** Opening Supplied records block **

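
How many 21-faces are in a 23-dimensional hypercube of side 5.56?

Number of 21-faces = C(23,21) · 2^(23-21) = 253 · 4 = 1012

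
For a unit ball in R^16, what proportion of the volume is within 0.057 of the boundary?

Shell fraction = 1 - (1-0.057)^16 ≈ 0.608991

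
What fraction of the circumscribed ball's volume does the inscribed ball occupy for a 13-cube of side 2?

V_in/V_out = n^(-n/2) = 13^(-13/2) ≈ 5.74603e-08.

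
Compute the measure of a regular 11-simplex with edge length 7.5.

V_11 = √(12) · 7.5^11 / (11! · 2^(11/2)) ≈ 8.09923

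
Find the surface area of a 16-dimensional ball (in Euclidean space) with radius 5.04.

S_16(5.04) = 2·π^(16/2)·(5.04)^15 / Γ(16/2) ≈ 1.29496e+11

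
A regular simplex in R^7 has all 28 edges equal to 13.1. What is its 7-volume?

For a regular n-simplex with edge a, V = (a^n / n!)·√((n+1)/2^n). With a=13.1, n=7: V ≈ 3284.04.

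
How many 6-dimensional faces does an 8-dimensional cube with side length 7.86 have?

Choose 6 of 8 axes to span the face (C(8,6) = 28 ways), then fix each of the remaining 2 coordinates at one of its two extreme values (2^2 = 4 ways): 28·4 = 112.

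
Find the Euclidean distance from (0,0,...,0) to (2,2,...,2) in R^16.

The space diagonal of an n-cube of side s is s√n. Here 2·√16 = 8.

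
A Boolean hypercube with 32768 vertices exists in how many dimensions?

2^n = 32768 ⇒ n = log_2(32768) = 15.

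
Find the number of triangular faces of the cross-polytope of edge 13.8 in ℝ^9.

Number of 2-faces = 2^(2+1) · C(9,2+1) = 8 · 84 = 672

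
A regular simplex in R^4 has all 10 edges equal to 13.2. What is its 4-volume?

For a regular n-simplex with edge a, V = (a^n / n!)·√((n+1)/2^n). With a=13.2, n=4: V ≈ 707.147.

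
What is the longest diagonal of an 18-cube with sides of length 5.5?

Diagonal = √18 · 5.5 ≈ 23.3345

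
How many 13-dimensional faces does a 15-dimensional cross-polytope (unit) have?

f_13(15-orthoplex) = 2^14 · (15 choose 14) = 245760.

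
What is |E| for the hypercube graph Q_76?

The 76-cube has n·2^(n-1) = 76·2^75 = 76·37778931862957161709568 = 2871198821584744289927168 edges.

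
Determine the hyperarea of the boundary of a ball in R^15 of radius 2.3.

|∂B_15(2.3)| ≈ 663301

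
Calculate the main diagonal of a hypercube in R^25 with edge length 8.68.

The space diagonal of an n-cube of side s is s√n. Here 8.68·√25 = 43.4.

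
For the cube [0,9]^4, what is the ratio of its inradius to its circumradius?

Ratio = (s/2)/(s√4/2) = 4^(-1/2) ≈ 0.5.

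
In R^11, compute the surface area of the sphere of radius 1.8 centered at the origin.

S = n·V_n(r)/r = 11·V_11(1.8)/1.8 (volume-to-surface relation), giving 7399.84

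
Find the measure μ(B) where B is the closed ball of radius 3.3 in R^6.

Volume = π^{6/2}·(3.3)^6/Γ(4) ≈ 6673.94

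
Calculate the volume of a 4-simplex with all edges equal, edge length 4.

V_4 = √(5) · 4^4 / (4! · 2^(4/2)) ≈ 5.96285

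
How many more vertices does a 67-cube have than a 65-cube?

The 67-cube has 2^67 = 147573952589676412928 vertices. The 65-cube has 2^65 = 36893488147419103232 vertices. Difference: 147573952589676412928 - 36893488147419103232 = 110680464442257309696.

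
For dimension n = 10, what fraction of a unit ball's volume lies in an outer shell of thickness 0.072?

1 - (1-0.072)^10 ≈ 0.526326 ≈ 52.63%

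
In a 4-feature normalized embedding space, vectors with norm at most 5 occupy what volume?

V_4(5) = π^(4/2) · (5)^4 / Γ(4/2 + 1) = 625·π^2/2 ≈ 3084.25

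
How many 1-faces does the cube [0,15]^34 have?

The 34-cube has n·2^(n-1) = 34·2^33 = 34·8589934592 = 292057776128 edges.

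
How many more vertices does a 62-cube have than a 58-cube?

The 62-cube has 2^62 = 4611686018427387904 vertices. The 58-cube has 2^58 = 288230376151711744 vertices. Difference: 4611686018427387904 - 288230376151711744 = 4323455642275676160.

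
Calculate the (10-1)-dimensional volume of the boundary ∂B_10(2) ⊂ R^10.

S_10(2) = 2·π^(10/2)·(2)^9 / Γ(10/2) = 128·π^5/3 ≈ 13056.8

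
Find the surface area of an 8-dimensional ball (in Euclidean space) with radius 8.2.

|∂B_8(8.2)| ≈ 8.09422e+07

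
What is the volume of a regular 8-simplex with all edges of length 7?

V_8 = √(9) · 7^8 / (8! · 2^(8/2)) ≈ 26.808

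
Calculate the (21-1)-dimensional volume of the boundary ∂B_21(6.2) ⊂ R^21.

S = n·V_n(r)/r = 21·V_21(6.2)/6.2 (volume-to-surface relation), giving 2.06348e+15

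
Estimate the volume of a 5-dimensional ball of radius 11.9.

The n-ball volume is π^(n/2)·r^n/Γ(n/2+1). With n=5, r=11.9: V ≈ 1.25613e+06.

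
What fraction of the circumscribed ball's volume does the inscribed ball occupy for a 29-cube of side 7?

V_in/V_out = n^(-n/2) = 29^(-29/2) ≈ 6.24064e-22.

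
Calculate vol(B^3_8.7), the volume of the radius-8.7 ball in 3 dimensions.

Volume = π^{3/2}·(8.7)^3/Γ(5/2) ≈ 2758.33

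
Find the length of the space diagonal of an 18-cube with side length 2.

d = √(2² + 2² + ... + 2²) [18 terms] = √(18·2²) = 2√18 ≈ 8.48528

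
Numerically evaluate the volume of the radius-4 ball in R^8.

V = 8192·π^4/3 ≈ 265992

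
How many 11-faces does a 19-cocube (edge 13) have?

An n-cross-polytope has 2^(k+1)·C(n,k+1) k-faces. Here 2^12·C(19,12) = 4096·50388 = 206389248.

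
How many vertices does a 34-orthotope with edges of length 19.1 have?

An n-cube has 2^n vertices; for n = 34 that is 2^34 = 17179869184.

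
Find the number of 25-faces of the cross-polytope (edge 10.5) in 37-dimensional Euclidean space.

f_25(37-orthoplex) = 2^26 · (37 choose 26) = 57377552049635328.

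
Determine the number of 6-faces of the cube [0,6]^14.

Choose 6 of 14 axes to span the face (C(14,6) = 3003 ways), then fix each of the remaining 8 coordinates at one of its two extreme values (2^8 = 256 ways): 3003·256 = 768768.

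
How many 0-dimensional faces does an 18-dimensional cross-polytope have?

Each 0-face is the convex hull of 1 vertex, one chosen as ±e_i from each of 1 distinct axis: 2^1·C(18,1) = 36.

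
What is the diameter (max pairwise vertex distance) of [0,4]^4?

||(4,4,...,4)|| = √(4)·4 = 8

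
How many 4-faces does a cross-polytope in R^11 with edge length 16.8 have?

Number of 4-faces = 2^(4+1) · C(11,4+1) = 32 · 462 = 14784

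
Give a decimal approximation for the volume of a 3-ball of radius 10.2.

The n-ball volume is π^(n/2)·r^n/Γ(n/2+1). With n=3, r=10.2: V ≈ 4445.18.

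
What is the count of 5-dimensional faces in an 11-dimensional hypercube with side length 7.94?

Number of 5-faces = C(11,5) · 2^(11-5) = 462 · 64 = 29568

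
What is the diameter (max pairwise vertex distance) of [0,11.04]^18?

||(11.04,11.04,...,11.04)|| = √(18)·11.04 ≈ 46.8388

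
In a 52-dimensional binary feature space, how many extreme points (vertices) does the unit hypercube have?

An n-cube has 2^n vertices; for n = 52 that is 2^52 = 4503599627370496.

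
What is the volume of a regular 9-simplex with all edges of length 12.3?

For a regular n-simplex with edge a, V = (a^n / n!)·√((n+1)/2^n). With a=12.3, n=9: V ≈ 2481.69.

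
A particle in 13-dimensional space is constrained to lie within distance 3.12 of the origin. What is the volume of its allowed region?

The n-ball volume is π^(n/2)·r^n/Γ(n/2+1). With n=13, r=3.12: V ≈ 2.41741e+06.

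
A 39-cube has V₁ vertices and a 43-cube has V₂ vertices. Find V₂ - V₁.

V₁ = 2^39 = 549755813888. V₂ = 2^43 = 8796093022208. V₂ - V₁ = 8246337208320.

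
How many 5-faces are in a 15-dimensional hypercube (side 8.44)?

Number of 5-faces = C(15,5) · 2^(15-5) = 3003 · 1024 = 3075072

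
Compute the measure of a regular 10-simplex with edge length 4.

V = (4^10 / 10!) · √((10+1) / 2^10) ≈ 0.0299491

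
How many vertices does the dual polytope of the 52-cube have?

Number of vertices = 2n = 104.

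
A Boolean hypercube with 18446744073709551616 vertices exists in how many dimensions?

Since 2^n = 18446744073709551616, we have n = 64.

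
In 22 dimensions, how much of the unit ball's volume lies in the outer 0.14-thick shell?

Shell fraction = 1 - (1-0.14)^22 ≈ 0.963779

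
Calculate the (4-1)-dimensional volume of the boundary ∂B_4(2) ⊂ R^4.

|∂B_4(2)| = 16·π^2 ≈ 157.914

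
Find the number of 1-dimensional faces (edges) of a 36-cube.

Each of the 2^36 = 68719476736 vertices has degree 36; total edges = 36·2^36/2 = 1236950581248.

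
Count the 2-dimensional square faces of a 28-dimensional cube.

Choose 2 of 28 axes to span the face (C(28,2) = 378 ways), then fix each of the remaining 26 coordinates at one of its two extreme values (2^26 = 67108864 ways): 378·67108864 = 25367150592.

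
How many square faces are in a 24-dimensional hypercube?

f_2(24-cube) = (24 choose 2) · 2^22 = 1157627904.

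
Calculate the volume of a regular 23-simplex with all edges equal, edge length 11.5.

V_23 = √(24) · 11.5^23 / (23! · 2^(23/2)) ≈ 0.162861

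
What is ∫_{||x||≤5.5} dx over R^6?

V_6(5.5) = π^(6/2) · (5.5)^6 / Γ(6/2 + 1) = 1771561·π^3/384 ≈ 143046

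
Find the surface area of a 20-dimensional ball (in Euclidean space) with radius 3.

S_20(3) = 2·π^(20/2)·(3)^19 / Γ(20/2) = 14348907·π^10/2240 ≈ 5.99887e+08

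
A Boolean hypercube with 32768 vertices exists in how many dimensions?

2^n = 32768 ⇒ n = log_2(32768) = 15.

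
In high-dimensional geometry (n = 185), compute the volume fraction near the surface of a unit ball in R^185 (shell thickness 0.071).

1 - (1-0.071)^185 ≈ 0.9999987897 ≈ 99.999879%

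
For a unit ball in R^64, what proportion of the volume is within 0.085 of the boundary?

1 - (1-0.085)^64 ≈ 0.996604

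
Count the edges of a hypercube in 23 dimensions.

An n-cube has n·2^(n-1) edges. With n = 23: 23·4194304 = 96468992.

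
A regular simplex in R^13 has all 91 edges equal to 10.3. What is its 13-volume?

V_13 = √(14) · 10.3^13 / (13! · 2^(13/2)) ≈ 97.4928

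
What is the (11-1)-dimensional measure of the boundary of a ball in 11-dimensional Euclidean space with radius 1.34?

|∂B_11(1.34)| ≈ 386.853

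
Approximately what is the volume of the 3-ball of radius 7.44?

V_3(7.44) = π^(3/2) · (7.44)^3 / Γ(3/2 + 1) ≈ 1725.07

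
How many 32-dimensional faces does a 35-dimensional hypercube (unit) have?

Number of 32-faces = C(35,32) · 2^(35-32) = 6545 · 8 = 52360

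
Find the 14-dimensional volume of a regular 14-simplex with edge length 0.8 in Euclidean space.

V = (0.8^14 / 14!) · √((14+1) / 2^14) ≈ 1.52647e-14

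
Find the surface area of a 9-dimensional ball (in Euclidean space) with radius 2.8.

S = n·V_n(r)/r = 9·V_9(2.8)/2.8 (volume-to-surface relation), giving 112156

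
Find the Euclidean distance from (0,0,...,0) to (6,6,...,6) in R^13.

The space diagonal of an n-cube of side s is s√n. Here 6·√13 ≈ 21.6333.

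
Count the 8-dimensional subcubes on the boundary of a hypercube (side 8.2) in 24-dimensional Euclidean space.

f_8(24-cube) = (24 choose 8) · 2^16 = 48199827456.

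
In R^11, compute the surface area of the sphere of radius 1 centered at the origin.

|∂B_11(1)| = 64·π^5/945 ≈ 20.7251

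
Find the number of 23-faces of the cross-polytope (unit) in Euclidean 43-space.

f_23(43-orthoplex) = 2^24 · (43 choose 24) = 13429698891192729600.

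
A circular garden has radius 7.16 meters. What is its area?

V_2(7.16) = π^(2/2) · (7.16)^2 / Γ(2/2 + 1) ≈ 161.056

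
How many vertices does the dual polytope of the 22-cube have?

An n-cross-polytope has 2n vertices; here n = 22, giving 44.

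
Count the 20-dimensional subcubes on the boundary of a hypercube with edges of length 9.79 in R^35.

Number of 20-faces = C(35,20) · 2^(35-20) = 3247943160 · 32768 = 106428601466880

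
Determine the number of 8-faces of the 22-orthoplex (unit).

f_8(22-orthoplex) = 2^9 · (22 choose 9) = 254679040.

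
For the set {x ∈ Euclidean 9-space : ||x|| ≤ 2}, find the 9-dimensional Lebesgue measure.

V_9(2) = π^(9/2) · (2)^9 / Γ(9/2 + 1) = 16384·π^4/945 ≈ 1688.84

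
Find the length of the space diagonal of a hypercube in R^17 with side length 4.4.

Diagonal = √17 · 4.4 ≈ 18.1417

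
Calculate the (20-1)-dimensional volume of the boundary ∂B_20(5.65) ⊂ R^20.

The surface area of an n-ball is 2π^(n/2) r^(n-1) / Γ(n/2). For n=20, r=5.65: 1.00389e+14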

** Closing Supplied records block **

=== Work task ===
A faithful copy of the lines from the line containing "Find the length of the space diagonal of a hypercube" to the end of the data should be set down, both ends included, and nothing more.

=== Your response ===
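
Find the length of the space diagonal of a hypercube in R^17 with side length 4.4.

Diagonal = √17 · 4.4 ≈ 18.1417

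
Calculate the (20-1)-dimensional volume of the boundary ∂B_20(5.65) ⊂ R^20.

The surface area of an n-ball is 2π^(n/2) r^(n-1) / Γ(n/2). For n=20, r=5.65: 1.00389e+14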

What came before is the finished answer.